Directions - With the material below, print exactly the lines between the line holding "expected damages 277;" and the line holding "A restaurant knows", inclusive. Add nothing else.

Given records -
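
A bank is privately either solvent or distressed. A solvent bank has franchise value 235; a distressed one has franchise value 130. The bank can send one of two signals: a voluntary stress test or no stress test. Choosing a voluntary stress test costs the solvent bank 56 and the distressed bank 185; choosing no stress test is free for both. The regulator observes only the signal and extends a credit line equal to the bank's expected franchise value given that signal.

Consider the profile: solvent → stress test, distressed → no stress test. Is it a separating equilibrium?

Yes

If types separate, stress test earns payment 235 and no stress test earns 130.
Solvent: stress test gives 235 − 56 = 179; no stress test gives 130 − 0 = 130. No deviation. ✓
Distressed: no stress test gives 130 − 0 = 130; stress test gives 235 − 185 = 50. No deviation. ✓
Both incentive constraints hold.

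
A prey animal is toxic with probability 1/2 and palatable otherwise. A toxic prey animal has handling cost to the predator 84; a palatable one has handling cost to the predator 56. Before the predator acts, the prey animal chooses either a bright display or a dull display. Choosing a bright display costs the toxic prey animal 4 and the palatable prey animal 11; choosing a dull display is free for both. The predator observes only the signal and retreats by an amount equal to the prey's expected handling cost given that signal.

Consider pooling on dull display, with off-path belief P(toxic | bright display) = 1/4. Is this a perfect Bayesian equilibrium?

Yes

At the pooled signal (dull display) the predator holds the prior 1/2 and pays 1/2·84 + 1/2·56 = 70. Off-path (bright display) belief 1/4 gives 1/4·84 + 3/4·56 = 63.
Toxic: dull display gives 70 − 0 = 70; bright display gives 63 − 4 = 59. Stays. ✓
Palatable: dull display gives 70 − 0 = 70; bright display gives 63 − 11 = 52. Stays. ✓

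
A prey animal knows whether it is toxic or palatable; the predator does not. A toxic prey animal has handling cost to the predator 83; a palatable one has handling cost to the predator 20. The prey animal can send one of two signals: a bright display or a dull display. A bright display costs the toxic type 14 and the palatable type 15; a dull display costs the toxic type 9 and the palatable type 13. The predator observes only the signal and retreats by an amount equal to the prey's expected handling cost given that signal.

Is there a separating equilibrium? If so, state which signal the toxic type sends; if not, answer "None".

None

Try toxic → bright display, palatable → dull display:
  If types separate, bright display earns payment 83 and dull display earns 20.
  Toxic: bright display gives 83 − 14 = 69; dull display gives 20 − 9 = 11. No deviation. ✓
  Palatable: dull display gives 20 − 13 = 7; bright display gives 83 − 15 = 68. Would deviate. ✗
Try toxic → dull display, palatable → bright display:
  If types separate, dull display earns payment 83 and bright display earns 20.
  Toxic: dull display gives 83 − 9 = 74; bright display gives 20 − 14 = 6. No deviation. ✓
  Palatable: bright display gives 20 − 15 = 5; dull display gives 83 − 13 = 70. Would deviate. ✗
Neither assignment is incentive-compatible.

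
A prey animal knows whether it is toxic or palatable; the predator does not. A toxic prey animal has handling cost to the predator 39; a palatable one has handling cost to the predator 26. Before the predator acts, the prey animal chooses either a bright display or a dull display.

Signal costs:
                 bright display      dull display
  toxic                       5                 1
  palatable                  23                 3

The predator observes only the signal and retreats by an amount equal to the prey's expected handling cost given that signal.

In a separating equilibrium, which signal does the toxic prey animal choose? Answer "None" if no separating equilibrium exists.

bright display

Try toxic → bright display, palatable → dull display:
  Under separation the predator infers type exactly: bright display → toxic (pays 39), dull display → palatable (pays 26).
  Toxic: bright display gives 39 − 5 = 34; dull display gives 26 − 1 = 25. No deviation. ✓
  Palatable: dull display gives 26 − 3 = 23; bright display gives 39 − 23 = 16. No deviation. ✓
Both hold — the toxic type sends bright display.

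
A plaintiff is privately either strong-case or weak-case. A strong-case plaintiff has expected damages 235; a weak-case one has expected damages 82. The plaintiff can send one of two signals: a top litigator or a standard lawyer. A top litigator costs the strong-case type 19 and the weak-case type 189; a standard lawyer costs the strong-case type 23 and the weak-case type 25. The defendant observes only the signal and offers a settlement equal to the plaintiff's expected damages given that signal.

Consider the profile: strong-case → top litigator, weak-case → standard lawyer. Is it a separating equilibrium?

Yes

If types separate, top litigator earns payment 235 and standard lawyer earns 82.
Strong-case: top litigator gives 235 − 19 = 216; standard lawyer gives 82 − 23 = 59. No deviation. ✓
Weak-case: standard lawyer gives 82 − 25 = 57; top litigator gives 235 − 189 = 46. No deviation. ✓
Neither type gains from mimicking the other.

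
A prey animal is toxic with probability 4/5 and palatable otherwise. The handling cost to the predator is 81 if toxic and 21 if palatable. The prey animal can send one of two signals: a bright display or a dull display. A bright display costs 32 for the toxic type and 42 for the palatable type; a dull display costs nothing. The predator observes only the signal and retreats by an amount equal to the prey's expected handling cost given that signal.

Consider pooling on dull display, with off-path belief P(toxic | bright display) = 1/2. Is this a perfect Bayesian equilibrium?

On the equilibrium path (dull display) the predator holds the prior 4/5 and pays 4/5·81 + 1/5·21 = 69. Off-path (bright display) belief 1/2 gives 1/2·81 + 1/2·21 = 51.
Toxic: dull display gives 69 − 0 = 69; bright display gives 51 − 32 = 19. Stays. ✓
Palatable: dull display gives 69 − 0 = 69; bright display gives 51 − 42 = 9. Stays. ✓
Beliefs are Bayes-consistent on-path and both types best-respond.

Yes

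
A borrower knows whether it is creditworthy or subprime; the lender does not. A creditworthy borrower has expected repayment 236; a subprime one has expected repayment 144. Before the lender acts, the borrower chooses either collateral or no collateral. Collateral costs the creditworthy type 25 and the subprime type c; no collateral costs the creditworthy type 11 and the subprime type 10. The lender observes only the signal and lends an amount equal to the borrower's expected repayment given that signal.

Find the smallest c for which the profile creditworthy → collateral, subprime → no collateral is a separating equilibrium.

Under separation: collateral → creditworthy (pays 236); no collateral → subprime (pays 144).
Creditworthy: 236 − 25 = 211 ≥ 144 − 11 = 133. Holds regardless of c. ✓
Subprime: 144 − 10 ≥ 236 − c, so c ≥ 236 − 134 = 102.

102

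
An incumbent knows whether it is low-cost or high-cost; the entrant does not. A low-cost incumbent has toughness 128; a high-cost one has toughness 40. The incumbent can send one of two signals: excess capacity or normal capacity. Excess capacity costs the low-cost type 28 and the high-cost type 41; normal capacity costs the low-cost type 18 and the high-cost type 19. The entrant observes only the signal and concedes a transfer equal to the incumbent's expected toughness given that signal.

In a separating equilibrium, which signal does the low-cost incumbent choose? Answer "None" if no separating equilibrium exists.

Try low-cost → excess capacity, high-cost → normal capacity:
  If types separate, excess capacity earns payment 128 and normal capacity earns 40.
  Low-cost: excess capacity gives 128 − 28 = 100; normal capacity gives 40 − 18 = 22. No deviation. ✓
  High-cost: normal capacity gives 40 − 19 = 21; excess capacity gives 128 − 41 = 87. Would deviate. ✗
Try low-cost → normal capacity, high-cost → excess capacity:
  If types separate, normal capacity earns payment 128 and excess capacity earns 40.
  Low-cost: normal capacity gives 128 − 18 = 110; excess capacity gives 40 − 28 = 12. No deviation. ✓
  High-cost: excess capacity gives 40 − 41 = -1; normal capacity gives 128 − 19 = 109. Would deviate. ✗
Neither assignment is incentive-compatible.

None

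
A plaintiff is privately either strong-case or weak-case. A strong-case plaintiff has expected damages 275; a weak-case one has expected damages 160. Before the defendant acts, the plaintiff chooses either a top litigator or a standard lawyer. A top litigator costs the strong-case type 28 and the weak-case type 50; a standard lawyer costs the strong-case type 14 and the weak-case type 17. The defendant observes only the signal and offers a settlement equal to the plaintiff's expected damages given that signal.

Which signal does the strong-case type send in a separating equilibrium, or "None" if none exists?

None

Try strong-case → top litigator, weak-case → standard lawyer:
  If types separate, top litigator earns payment 275 and standard lawyer earns 160.
  Strong-case: top litigator gives 275 − 28 = 247; standard lawyer gives 160 − 14 = 146. No deviation. ✓
  Weak-case: standard lawyer gives 160 − 17 = 143; top litigator gives 275 − 50 = 225. Would deviate. ✗
Try strong-case → standard lawyer, weak-case → top litigator:
  If types separate, standard lawyer earns payment 275 and top litigator earns 160.
  Strong-case: standard lawyer gives 275 − 14 = 261; top litigator gives 160 − 28 = 132. No deviation. ✓
  Weak-case: top litigator gives 160 − 50 = 110; standard lawyer gives 275 − 17 = 258. Would deviate. ✗
Neither assignment is incentive-compatible.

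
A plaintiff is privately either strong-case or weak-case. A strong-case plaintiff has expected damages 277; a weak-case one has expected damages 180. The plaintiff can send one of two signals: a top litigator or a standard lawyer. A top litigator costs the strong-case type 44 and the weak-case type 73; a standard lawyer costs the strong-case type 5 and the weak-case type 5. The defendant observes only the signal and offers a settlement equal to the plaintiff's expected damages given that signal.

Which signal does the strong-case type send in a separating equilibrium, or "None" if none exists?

None

Try strong-case → top litigator, weak-case → standard lawyer:
  If types separate, top litigator earns payment 277 and standard lawyer earns 180.
  Strong-case: top litigator gives 277 − 44 = 233; standard lawyer gives 180 − 5 = 175. No deviation. ✓
  Weak-case: standard lawyer gives 180 − 5 = 175; top litigator gives 277 − 73 = 204. Would deviate. ✗
Try strong-case → standard lawyer, weak-case → top litigator:
  If types separate, standard lawyer earns payment 277 and top litigator earns 180.
  Strong-case: standard lawyer gives 277 − 5 = 272; top litigator gives 180 − 44 = 136. No deviation. ✓
  Weak-case: top litigator gives 180 − 73 = 107; standard lawyer gives 277 − 5 = 272. Would deviate. ✗
Neither assignment is incentive-compatible.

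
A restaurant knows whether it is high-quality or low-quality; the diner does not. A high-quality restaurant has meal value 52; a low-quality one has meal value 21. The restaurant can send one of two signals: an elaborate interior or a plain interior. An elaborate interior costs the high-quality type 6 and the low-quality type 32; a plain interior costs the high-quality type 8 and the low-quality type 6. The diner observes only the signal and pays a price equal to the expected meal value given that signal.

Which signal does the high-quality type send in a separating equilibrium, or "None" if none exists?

None

Try high-quality → elaborate interior, low-quality → plain interior:
  Under separation the diner infers type exactly: elaborate interior → high-quality (pays 52), plain interior → low-quality (pays 21).
  High-quality: elaborate interior gives 52 − 6 = 46; plain interior gives 21 − 8 = 13. No deviation. ✓
  Low-quality: plain interior gives 21 − 6 = 15; elaborate interior gives 52 − 32 = 20. Would deviate. ✗
Try high-quality → plain interior, low-quality → elaborate interior:
  Under separation the diner infers type exactly: plain interior → high-quality (pays 52), elaborate interior → low-quality (pays 21).
  High-quality: plain interior gives 52 − 8 = 44; elaborate interior gives 21 − 6 = 15. No deviation. ✓
  Low-quality: elaborate interior gives 21 − 32 = -11; plain interior gives 52 − 6 = 46. Would deviate. ✗
Neither assignment is incentive-compatible.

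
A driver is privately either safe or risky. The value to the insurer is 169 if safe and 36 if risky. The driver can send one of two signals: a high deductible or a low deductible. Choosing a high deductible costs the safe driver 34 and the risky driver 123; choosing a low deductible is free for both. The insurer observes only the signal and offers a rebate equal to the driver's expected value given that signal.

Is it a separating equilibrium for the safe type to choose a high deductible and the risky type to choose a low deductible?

Under separation the insurer infers type exactly: high deductible → safe (pays 169), low deductible → risky (pays 36).
Safe: high deductible gives 169 − 34 = 135; low deductible gives 36 − 0 = 36. No deviation. ✓
Risky: low deductible gives 36 − 0 = 36; high deductible gives 169 − 123 = 46. Would deviate. ✗

No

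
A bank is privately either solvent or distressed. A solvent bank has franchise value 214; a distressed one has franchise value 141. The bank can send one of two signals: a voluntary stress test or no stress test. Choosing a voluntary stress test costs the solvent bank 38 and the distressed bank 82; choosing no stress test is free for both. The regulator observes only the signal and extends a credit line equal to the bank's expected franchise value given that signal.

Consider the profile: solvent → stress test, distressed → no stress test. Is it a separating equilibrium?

Yes

If types separate, stress test earns payment 214 and no stress test earns 141.
Solvent: stress test gives 214 − 38 = 176; no stress test gives 141 − 0 = 141. No deviation. ✓
Distressed: no stress test gives 141 − 0 = 141; stress test gives 214 − 82 = 132. No deviation. ✓
Neither type gains from mimicking the other.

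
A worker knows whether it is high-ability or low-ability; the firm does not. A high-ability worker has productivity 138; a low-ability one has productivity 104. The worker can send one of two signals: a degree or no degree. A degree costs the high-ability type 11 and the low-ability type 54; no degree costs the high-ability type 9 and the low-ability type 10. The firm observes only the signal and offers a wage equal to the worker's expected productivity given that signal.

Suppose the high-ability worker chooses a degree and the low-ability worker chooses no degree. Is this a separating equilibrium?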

Answer space -
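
A plaintiff is privately either strong-case or weak-case. A strong-case plaintiff has expected damages 277; a weak-case one has expected damages 180. The plaintiff can send one of two signals: a top litigator or a standard lawyer. A top litigator costs the strong-case type 44 and the weak-case type 73; a standard lawyer costs the strong-case type 5 and the weak-case type 5. The defendant observes only the signal and offers a settlement equal to the plaintiff's expected damages given that signal.

Which signal does the strong-case type send in a separating equilibrium, or "None" if none exists?

None

Try strong-case → top litigator, weak-case → standard lawyer:
  If types separate, top litigator earns payment 277 and standard lawyer earns 180.
  Strong-case: top litigator gives 277 − 44 = 233; standard lawyer gives 180 − 5 = 175. No deviation. ✓
  Weak-case: standard lawyer gives 180 − 5 = 175; top litigator gives 277 − 73 = 204. Would deviate. ✗
Try strong-case → standard lawyer, weak-case → top litigator:
  If types separate, standard lawyer earns payment 277 and top litigator earns 180.
  Strong-case: standard lawyer gives 277 − 5 = 272; top litigator gives 180 − 44 = 136. No deviation. ✓
  Weak-case: top litigator gives 180 − 73 = 107; standard lawyer gives 277 − 5 = 272. Would deviate. ✗
Neither assignment is incentive-compatible.

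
A restaurant knows whether it is high-quality or low-quality; the diner does not. A high-quality restaurant has meal value 52; a low-quality one has meal value 21. The restaurant can send one of two signals: an elaborate interior or a plain interior. An elaborate interior costs the high-quality type 6 and the low-quality type 32; a plain interior costs the high-quality type 8 and the low-quality type 6. The diner observes only the signal and pays a price equal to the expected meal value given that signal.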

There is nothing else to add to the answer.